Data provided: Begin
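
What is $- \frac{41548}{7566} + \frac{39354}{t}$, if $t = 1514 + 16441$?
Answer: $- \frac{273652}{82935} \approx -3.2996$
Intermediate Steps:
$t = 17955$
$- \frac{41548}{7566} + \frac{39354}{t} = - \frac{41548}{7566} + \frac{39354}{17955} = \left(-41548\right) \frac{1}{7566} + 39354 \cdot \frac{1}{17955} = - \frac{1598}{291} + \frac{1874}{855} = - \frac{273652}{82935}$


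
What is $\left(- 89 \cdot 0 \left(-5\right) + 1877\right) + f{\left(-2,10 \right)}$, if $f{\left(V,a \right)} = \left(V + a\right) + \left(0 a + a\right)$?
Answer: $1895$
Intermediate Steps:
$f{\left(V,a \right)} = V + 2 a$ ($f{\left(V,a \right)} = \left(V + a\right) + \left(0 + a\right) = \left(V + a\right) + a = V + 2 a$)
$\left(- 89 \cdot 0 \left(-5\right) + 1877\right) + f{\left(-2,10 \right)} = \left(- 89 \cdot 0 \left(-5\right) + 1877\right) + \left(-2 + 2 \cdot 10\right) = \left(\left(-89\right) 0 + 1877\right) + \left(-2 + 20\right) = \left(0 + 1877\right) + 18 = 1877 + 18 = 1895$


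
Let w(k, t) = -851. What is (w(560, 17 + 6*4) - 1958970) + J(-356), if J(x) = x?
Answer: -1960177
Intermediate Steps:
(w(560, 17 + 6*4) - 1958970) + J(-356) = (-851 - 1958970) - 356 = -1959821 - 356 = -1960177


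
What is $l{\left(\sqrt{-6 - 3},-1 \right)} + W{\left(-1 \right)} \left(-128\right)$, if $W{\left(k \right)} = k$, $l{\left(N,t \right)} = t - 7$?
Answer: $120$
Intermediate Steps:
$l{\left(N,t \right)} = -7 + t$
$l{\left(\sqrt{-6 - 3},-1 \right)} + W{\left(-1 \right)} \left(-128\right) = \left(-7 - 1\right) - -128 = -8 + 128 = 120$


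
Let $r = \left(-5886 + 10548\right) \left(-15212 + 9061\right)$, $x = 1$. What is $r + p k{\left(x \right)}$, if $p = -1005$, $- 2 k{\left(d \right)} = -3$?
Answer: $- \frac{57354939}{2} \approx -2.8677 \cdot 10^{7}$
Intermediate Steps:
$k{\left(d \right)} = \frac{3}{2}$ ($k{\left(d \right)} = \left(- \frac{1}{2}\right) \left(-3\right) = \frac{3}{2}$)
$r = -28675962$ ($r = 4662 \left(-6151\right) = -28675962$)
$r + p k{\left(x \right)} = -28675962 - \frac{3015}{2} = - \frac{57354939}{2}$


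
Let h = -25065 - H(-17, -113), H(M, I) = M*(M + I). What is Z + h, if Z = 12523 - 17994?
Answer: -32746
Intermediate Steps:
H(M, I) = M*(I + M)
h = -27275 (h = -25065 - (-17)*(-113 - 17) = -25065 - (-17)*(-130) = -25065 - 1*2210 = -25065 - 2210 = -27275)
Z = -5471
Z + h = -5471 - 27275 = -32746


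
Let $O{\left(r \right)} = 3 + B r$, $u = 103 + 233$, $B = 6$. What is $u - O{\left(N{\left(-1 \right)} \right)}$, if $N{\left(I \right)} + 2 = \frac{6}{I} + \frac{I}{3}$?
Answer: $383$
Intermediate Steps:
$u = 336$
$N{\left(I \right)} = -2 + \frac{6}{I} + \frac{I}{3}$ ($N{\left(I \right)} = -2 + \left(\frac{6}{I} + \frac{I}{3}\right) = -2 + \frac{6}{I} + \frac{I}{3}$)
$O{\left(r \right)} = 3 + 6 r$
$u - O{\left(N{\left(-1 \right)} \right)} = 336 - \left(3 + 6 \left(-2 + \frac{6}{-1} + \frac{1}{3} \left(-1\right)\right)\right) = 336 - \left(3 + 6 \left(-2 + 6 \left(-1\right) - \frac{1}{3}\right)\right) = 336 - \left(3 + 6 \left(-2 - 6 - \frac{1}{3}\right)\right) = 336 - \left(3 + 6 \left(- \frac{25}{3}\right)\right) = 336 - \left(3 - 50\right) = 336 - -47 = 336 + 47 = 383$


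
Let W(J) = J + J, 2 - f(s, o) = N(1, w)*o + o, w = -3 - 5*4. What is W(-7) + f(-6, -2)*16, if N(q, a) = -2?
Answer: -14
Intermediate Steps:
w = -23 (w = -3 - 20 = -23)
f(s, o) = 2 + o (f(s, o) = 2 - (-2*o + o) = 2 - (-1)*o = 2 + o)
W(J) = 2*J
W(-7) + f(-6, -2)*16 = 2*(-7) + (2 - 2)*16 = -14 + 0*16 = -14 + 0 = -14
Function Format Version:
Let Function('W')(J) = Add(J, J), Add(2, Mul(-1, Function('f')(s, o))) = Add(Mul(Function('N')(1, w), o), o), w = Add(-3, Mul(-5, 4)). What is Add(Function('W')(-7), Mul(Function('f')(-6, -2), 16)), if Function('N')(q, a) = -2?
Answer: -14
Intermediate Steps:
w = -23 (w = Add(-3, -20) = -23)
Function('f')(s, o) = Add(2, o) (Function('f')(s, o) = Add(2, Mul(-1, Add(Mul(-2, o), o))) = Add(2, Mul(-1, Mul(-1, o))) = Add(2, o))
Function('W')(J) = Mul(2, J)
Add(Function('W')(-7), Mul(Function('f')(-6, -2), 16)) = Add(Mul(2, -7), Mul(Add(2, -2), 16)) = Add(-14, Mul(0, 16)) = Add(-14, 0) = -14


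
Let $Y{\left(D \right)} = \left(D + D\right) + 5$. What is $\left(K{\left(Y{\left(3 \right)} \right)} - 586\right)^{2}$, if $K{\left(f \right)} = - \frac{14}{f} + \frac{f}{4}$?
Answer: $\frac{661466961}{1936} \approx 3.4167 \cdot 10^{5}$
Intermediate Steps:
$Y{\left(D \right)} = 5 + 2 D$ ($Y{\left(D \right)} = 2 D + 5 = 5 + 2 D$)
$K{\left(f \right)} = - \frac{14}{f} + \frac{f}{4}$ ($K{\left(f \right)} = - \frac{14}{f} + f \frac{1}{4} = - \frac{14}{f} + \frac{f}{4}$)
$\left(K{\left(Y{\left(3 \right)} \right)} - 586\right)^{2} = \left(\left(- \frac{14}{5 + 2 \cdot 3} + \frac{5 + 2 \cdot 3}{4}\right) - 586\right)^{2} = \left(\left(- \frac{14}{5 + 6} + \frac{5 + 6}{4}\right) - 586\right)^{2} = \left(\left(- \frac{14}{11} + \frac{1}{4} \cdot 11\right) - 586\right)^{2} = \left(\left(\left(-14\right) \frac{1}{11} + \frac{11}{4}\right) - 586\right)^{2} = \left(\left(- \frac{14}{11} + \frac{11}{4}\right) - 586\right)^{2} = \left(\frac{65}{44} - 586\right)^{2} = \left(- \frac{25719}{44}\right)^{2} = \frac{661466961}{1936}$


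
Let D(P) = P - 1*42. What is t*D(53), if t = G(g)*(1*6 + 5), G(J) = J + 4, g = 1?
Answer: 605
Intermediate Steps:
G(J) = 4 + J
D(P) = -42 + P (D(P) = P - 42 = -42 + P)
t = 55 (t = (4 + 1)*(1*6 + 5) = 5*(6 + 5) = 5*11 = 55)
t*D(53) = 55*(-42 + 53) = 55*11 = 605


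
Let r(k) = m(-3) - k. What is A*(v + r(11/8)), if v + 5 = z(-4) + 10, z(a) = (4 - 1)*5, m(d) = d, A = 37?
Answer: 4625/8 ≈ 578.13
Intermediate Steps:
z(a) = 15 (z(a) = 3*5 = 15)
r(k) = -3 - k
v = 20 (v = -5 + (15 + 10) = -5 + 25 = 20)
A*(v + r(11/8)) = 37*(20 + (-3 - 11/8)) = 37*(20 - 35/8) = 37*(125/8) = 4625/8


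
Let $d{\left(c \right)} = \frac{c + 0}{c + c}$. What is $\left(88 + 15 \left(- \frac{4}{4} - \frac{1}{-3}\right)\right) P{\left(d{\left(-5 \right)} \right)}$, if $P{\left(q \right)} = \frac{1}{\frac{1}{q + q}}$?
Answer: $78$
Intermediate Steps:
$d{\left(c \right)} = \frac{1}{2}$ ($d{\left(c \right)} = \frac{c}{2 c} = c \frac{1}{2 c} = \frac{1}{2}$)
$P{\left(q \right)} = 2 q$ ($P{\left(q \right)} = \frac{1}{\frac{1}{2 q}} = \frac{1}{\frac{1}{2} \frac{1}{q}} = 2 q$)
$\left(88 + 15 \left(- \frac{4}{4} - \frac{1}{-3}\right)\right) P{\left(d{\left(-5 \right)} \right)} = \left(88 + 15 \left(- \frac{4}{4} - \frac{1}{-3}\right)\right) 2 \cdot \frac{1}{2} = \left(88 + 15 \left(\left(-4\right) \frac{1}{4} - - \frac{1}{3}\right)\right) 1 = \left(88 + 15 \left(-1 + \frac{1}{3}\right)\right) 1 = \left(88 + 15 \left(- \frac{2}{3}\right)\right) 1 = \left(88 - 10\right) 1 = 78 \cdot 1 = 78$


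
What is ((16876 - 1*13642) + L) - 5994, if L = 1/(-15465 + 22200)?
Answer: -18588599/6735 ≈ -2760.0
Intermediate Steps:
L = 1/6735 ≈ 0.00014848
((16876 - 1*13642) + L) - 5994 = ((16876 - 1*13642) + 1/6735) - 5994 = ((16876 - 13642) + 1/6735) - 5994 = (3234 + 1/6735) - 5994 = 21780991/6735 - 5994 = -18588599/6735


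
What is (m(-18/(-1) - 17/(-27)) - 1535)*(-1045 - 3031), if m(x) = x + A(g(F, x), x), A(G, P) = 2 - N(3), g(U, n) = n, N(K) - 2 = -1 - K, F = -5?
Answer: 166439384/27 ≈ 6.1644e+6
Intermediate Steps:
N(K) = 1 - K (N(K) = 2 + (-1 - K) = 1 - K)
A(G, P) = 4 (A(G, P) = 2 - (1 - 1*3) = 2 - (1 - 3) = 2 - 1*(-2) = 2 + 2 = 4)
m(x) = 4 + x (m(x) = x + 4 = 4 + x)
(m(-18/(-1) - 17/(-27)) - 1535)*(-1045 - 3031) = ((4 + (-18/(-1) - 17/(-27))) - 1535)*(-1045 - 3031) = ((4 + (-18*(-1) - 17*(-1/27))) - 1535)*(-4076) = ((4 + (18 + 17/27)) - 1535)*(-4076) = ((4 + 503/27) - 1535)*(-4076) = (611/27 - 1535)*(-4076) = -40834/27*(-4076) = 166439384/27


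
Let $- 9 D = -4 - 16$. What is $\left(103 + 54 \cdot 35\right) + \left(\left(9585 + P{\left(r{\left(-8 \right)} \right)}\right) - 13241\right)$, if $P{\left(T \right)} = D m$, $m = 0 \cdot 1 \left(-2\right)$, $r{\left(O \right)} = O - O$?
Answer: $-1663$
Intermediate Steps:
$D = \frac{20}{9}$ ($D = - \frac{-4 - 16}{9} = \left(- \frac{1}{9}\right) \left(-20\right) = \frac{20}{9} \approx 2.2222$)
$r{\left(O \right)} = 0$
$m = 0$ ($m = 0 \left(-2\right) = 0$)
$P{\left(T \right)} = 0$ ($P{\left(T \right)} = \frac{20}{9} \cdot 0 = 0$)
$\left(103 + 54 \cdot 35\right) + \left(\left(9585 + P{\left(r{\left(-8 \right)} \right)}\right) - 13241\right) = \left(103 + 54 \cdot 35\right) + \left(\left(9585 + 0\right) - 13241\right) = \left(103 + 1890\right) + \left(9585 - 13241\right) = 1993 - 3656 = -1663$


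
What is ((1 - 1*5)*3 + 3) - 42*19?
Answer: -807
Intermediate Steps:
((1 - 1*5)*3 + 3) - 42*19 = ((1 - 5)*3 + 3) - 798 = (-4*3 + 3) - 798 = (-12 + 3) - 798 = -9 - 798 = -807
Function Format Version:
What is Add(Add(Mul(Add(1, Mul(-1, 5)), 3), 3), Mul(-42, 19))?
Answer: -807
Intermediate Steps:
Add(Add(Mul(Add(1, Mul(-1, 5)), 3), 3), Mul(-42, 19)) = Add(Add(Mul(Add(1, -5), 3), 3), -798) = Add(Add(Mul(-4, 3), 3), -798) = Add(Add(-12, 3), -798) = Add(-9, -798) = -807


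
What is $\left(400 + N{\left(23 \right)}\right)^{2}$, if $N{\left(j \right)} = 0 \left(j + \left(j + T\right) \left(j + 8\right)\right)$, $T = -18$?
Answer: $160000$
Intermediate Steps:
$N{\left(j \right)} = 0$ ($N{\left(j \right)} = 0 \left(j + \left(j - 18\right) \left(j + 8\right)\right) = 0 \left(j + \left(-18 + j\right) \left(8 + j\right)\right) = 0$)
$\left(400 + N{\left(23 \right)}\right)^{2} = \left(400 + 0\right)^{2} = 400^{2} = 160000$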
Data provided: End
Data provided: Begin
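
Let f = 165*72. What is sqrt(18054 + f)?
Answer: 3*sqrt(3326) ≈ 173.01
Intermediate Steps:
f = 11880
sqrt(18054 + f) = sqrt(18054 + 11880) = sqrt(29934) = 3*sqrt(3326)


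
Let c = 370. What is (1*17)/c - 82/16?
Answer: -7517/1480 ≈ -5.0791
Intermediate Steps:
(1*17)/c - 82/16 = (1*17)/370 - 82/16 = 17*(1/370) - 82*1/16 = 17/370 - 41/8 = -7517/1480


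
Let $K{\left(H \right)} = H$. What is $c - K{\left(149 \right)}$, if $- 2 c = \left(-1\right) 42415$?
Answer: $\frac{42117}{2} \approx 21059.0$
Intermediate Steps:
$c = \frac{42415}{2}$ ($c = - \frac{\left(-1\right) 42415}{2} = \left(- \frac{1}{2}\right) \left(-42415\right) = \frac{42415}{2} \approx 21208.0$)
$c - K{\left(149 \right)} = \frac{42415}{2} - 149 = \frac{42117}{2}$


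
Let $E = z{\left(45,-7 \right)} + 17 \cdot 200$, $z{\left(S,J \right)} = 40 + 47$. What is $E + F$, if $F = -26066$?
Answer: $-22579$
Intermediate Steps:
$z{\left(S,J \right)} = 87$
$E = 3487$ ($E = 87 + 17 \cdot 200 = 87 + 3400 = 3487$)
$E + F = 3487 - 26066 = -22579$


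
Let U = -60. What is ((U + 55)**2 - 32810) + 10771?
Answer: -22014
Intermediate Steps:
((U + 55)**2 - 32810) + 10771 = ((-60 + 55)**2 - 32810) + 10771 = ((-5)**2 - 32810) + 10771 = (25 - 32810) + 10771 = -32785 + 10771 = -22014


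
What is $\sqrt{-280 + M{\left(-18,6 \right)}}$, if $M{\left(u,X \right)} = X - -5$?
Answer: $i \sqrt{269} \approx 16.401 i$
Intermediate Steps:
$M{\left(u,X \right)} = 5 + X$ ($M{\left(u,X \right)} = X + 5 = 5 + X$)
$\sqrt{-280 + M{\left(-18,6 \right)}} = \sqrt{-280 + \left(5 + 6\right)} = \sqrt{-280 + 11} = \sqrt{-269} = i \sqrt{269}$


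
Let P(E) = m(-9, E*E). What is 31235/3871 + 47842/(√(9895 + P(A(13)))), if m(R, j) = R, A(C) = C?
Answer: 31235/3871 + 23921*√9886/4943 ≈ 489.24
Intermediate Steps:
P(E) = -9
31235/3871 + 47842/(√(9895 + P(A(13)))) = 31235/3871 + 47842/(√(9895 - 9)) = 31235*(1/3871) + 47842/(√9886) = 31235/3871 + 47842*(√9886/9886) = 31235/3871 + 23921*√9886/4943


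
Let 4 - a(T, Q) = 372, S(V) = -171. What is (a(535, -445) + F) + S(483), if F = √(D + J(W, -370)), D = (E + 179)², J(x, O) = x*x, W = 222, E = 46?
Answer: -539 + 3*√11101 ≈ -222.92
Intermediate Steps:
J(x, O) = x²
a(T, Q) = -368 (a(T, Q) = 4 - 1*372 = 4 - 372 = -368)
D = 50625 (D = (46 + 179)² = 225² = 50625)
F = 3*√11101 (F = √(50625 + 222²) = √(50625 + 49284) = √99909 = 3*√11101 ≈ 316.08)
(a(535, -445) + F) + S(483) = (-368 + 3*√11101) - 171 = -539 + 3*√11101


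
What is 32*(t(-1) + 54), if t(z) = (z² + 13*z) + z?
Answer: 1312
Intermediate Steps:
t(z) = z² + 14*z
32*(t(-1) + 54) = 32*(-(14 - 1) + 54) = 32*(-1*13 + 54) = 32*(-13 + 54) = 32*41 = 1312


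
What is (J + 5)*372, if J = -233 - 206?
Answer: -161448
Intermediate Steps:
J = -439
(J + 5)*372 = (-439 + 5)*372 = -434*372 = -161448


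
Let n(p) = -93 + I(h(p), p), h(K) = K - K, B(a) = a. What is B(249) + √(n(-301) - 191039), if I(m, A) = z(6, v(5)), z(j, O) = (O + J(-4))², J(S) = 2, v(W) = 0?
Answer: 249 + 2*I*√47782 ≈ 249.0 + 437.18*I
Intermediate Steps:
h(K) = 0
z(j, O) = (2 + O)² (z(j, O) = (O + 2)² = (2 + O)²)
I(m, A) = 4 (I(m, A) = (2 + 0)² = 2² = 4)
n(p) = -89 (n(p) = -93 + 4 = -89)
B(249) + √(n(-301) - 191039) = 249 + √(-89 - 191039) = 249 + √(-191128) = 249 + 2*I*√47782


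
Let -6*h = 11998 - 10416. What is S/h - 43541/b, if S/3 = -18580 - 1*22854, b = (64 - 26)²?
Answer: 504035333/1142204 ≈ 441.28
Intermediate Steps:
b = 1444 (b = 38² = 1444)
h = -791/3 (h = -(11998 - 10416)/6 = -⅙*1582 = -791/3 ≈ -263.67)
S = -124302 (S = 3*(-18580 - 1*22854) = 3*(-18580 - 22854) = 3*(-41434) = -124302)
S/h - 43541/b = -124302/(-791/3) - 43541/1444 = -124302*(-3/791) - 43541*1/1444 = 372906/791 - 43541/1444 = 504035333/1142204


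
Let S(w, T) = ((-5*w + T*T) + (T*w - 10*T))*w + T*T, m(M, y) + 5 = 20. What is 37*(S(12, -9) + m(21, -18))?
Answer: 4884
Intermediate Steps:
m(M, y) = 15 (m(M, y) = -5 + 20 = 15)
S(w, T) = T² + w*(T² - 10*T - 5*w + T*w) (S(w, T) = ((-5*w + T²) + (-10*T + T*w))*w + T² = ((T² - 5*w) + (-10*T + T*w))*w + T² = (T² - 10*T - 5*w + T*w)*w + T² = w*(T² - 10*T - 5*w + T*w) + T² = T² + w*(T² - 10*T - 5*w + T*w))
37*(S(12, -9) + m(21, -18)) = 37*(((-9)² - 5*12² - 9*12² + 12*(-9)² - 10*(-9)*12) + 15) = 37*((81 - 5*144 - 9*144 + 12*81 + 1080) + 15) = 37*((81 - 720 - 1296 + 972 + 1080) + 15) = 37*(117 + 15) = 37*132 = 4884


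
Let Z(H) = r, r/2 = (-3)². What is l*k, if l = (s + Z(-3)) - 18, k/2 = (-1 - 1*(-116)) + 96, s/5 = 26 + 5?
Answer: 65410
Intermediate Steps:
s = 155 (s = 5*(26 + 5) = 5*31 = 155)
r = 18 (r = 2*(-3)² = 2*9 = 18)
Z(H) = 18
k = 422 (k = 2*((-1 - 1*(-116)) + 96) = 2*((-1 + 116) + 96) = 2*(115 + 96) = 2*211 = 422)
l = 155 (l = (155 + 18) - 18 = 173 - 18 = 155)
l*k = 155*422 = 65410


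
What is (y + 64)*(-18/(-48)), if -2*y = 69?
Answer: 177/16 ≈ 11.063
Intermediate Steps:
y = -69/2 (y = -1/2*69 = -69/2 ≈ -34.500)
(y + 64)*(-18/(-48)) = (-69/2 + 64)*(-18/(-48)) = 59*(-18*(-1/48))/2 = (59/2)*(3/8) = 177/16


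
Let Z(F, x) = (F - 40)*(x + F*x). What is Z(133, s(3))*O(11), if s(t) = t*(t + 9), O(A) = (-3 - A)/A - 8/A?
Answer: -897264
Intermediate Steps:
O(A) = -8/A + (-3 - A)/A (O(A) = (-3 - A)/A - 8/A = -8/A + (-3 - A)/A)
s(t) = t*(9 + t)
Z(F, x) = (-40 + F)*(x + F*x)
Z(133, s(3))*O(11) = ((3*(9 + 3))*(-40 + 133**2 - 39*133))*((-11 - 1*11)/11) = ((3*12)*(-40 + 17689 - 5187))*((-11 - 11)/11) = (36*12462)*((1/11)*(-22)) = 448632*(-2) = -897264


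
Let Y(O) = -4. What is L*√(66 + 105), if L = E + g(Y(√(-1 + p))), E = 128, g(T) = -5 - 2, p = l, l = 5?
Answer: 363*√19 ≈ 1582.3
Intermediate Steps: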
Data provided: End
* _The problem_
Above are the records; copy exactly the lines from the line with "1514 + 16441$?" through the line with "Answer: $1895$", both included.

* _Result of the exercise_
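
What is $- \frac{41548}{7566} + \frac{39354}{t}$, if $t = 1514 + 16441$?
Answer: $- \frac{273652}{82935} \approx -3.2996$
Intermediate Steps:
$t = 17955$
$- \frac{41548}{7566} + \frac{39354}{t} = - \frac{41548}{7566} + \frac{39354}{17955} = \left(-41548\right) \frac{1}{7566} + 39354 \cdot \frac{1}{17955} = - \frac{1598}{291} + \frac{1874}{855} = - \frac{273652}{82935}$


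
What is $\left(- 89 \cdot 0 \left(-5\right) + 1877\right) + f{\left(-2,10 \right)}$, if $f{\left(V,a \right)} = \left(V + a\right) + \left(0 a + a\right)$?
Answer: $1895$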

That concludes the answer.